About this exercise >> Reproduce the entries shown below only from the line with "A demographer has compiled stroke" down to the line with "41300 | 260400 |", keeping both end lines and copying each one exactly.
-- Information given follows --
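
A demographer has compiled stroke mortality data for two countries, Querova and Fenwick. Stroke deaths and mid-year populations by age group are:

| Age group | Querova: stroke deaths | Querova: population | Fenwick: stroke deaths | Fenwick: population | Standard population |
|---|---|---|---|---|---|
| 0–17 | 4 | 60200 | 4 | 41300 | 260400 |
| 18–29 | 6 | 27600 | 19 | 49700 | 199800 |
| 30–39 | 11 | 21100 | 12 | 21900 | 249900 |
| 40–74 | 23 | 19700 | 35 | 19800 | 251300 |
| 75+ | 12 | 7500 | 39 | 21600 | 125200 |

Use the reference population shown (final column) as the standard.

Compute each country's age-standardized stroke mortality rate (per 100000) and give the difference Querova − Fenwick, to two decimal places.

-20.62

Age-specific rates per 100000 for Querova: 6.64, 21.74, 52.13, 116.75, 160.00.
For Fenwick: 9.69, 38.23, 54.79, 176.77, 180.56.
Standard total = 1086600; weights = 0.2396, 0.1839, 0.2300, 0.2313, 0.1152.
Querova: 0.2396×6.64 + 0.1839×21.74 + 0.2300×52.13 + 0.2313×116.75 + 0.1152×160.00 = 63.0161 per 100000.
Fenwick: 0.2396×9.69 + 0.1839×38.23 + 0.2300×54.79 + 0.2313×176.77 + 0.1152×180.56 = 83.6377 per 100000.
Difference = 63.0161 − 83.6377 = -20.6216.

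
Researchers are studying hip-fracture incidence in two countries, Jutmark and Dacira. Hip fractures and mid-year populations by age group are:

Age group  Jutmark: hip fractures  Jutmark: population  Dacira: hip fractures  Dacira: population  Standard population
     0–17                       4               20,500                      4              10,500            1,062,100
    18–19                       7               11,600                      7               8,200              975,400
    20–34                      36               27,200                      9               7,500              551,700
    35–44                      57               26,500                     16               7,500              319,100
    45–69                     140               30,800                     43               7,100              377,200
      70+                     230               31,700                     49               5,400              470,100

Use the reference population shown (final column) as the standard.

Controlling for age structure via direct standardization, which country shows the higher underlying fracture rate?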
-- Information given concluded --
-- Information given follows --
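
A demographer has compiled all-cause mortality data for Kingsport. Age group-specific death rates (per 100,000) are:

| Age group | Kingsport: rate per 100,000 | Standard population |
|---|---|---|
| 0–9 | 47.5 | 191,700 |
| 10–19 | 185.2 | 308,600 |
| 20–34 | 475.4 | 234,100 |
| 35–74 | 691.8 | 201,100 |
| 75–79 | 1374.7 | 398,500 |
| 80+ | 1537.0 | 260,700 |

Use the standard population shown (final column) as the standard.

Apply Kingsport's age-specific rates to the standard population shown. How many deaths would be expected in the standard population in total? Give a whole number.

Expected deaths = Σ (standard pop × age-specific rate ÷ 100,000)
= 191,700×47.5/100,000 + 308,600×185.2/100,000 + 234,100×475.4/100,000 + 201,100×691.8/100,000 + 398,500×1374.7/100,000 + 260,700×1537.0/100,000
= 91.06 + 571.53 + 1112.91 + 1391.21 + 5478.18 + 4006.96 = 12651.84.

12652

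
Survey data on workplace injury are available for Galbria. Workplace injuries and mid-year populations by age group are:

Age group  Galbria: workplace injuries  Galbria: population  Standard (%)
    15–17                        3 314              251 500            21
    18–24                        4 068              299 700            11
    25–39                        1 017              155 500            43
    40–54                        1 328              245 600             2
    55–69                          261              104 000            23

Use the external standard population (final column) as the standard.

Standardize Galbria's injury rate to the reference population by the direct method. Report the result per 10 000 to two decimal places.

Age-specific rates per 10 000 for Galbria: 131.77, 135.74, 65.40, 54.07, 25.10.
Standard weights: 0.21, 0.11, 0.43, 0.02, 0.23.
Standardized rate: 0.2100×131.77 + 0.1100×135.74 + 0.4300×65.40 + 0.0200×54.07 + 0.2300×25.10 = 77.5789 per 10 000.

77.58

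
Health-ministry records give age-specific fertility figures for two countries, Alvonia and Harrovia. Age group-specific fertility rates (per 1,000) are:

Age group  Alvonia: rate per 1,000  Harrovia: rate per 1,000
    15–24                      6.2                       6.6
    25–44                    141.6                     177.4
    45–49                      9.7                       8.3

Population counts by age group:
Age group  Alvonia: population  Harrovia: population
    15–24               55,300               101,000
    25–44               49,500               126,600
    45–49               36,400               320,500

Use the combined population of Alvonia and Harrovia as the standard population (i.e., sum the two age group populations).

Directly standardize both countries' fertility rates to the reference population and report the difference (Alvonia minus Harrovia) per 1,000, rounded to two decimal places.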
-- Information given concluded --
-- Information given follows --
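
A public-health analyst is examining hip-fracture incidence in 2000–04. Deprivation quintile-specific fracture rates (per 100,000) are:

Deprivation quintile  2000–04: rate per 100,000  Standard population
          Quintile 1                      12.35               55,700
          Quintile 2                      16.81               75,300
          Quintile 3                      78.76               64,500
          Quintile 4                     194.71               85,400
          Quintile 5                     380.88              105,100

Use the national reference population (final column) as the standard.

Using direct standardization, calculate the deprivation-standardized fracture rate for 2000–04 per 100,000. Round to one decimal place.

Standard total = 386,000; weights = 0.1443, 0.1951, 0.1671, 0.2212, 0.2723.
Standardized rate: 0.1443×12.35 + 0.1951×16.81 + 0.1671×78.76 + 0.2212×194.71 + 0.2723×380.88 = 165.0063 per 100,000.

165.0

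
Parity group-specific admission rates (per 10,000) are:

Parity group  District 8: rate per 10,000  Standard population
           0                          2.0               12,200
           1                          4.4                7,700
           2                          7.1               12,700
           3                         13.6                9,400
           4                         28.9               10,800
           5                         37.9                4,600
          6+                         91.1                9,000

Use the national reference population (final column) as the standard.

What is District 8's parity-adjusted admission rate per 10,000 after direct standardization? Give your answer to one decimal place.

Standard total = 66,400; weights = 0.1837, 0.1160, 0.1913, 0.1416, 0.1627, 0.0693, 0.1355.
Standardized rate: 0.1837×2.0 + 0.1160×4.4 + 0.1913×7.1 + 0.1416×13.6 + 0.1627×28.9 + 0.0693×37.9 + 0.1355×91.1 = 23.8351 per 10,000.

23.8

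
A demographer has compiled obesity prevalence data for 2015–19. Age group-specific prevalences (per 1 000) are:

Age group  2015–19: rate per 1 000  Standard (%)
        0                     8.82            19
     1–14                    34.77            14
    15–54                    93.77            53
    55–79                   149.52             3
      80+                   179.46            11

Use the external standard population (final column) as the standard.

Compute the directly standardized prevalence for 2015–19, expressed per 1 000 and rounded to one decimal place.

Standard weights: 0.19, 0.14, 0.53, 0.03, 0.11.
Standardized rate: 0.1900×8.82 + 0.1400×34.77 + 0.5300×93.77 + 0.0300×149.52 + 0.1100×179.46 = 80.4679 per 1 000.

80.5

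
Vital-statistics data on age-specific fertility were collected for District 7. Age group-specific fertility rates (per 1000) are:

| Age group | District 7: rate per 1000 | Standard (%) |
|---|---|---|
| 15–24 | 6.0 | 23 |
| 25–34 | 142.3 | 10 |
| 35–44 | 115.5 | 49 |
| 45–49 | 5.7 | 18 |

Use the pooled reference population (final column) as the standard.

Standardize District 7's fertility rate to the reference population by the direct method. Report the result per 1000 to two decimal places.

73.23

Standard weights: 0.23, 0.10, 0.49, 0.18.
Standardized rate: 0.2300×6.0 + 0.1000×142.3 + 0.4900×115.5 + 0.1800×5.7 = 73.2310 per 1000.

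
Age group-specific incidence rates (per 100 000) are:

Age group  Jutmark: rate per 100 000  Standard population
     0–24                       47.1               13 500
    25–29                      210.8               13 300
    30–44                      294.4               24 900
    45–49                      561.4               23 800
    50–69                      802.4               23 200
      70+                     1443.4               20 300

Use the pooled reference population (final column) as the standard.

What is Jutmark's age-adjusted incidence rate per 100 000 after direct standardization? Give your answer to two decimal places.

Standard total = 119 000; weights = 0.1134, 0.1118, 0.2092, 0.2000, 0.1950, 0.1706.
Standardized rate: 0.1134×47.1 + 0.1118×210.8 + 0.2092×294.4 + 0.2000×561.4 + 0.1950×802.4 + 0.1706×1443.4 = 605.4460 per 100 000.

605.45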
-- Information given concluded --
Result for this exercise >>
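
A demographer has compiled stroke mortality data for two countries, Querova and Fenwick. Stroke deaths and mid-year populations by age group are:

| Age group | Querova: stroke deaths | Querova: population | Fenwick: stroke deaths | Fenwick: population | Standard population |
|---|---|---|---|---|---|
| 0–17 | 4 | 60200 | 4 | 41300 | 260400 |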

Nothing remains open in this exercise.